Listed records

-*-

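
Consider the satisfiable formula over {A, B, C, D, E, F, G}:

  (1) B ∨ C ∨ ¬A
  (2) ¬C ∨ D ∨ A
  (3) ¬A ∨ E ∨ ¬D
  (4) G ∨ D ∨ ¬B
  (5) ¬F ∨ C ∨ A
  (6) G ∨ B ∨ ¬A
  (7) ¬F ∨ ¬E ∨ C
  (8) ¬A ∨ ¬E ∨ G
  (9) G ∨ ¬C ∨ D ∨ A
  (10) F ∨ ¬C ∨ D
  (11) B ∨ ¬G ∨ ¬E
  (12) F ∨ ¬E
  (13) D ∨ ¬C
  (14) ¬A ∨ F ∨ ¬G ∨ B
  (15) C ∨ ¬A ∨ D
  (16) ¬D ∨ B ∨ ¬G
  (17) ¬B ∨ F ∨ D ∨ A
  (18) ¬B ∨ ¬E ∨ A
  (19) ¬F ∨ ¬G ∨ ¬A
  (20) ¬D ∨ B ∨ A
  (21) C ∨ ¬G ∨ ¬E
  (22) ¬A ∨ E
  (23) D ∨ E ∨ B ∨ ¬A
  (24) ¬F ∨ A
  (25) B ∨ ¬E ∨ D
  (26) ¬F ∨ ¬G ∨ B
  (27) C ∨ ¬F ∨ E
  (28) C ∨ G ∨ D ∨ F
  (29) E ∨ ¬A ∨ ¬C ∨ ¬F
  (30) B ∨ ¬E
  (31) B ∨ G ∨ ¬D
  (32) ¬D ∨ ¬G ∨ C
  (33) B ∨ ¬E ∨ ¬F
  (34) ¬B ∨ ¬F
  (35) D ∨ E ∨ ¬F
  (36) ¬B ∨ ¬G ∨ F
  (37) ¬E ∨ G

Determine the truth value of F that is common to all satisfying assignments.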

-*-

Return, word for word, the line containing "(21) C ∨ ¬G ∨ ¬E" and all lines after it through the last line of the records, and nothing else.

Exercise answer
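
  (21) C ∨ ¬G ∨ ¬E
  (22) ¬A ∨ E
  (23) D ∨ E ∨ B ∨ ¬A
  (24) ¬F ∨ A
  (25) B ∨ ¬E ∨ D
  (26) ¬F ∨ ¬G ∨ B
  (27) C ∨ ¬F ∨ E
  (28) C ∨ G ∨ D ∨ F
  (29) E ∨ ¬A ∨ ¬C ∨ ¬F
  (30) B ∨ ¬E
  (31) B ∨ G ∨ ¬D
  (32) ¬D ∨ ¬G ∨ C
  (33) B ∨ ¬E ∨ ¬F
  (34) ¬B ∨ ¬F
  (35) D ∨ E ∨ ¬F
  (36) ¬B ∨ ¬G ∨ F
  (37) ¬E ∨ G

Determine the truth value of F that is common to all satisfying assignments.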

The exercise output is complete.